Work item
Locate the string "cold" in the records below. Copy every line where it occurs.
-- Opening Marker --
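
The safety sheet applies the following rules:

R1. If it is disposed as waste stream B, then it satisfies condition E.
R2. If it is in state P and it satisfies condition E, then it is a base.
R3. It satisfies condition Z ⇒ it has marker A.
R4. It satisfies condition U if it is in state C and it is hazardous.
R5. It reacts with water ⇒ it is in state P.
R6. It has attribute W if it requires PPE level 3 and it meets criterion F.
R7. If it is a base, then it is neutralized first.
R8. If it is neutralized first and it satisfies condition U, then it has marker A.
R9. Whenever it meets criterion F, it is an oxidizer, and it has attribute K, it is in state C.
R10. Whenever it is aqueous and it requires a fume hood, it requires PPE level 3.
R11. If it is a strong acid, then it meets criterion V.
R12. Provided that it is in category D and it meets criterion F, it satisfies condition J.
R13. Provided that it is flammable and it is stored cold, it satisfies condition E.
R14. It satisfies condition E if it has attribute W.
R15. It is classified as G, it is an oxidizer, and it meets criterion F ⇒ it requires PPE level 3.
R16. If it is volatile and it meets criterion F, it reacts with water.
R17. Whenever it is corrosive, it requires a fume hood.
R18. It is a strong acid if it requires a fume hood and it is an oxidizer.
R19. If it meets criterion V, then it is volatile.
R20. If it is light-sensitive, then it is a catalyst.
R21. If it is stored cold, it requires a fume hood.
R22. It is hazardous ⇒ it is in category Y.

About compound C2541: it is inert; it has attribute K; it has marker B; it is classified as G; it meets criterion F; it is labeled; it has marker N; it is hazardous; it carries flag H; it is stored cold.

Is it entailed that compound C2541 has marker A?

No

Forward chaining from the given facts derives: requires a fume hood, is in category Y.
Rules concluding "it has marker A": R3 needs "it satisfies condition Z"; R8 needs "it is neutralized first" — none of these are established.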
-- Closing Marker --
Answer space
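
R13. Provided that it is flammable and it is stored cold, it satisfies condition E.
R21. If it is stored cold, it requires a fume hood.
About compound C2541: it is inert; it has attribute K; it has marker B; it is classified as G; it meets criterion F; it is labeled; it has marker N; it is hazardous; it carries flag H; it is stored cold.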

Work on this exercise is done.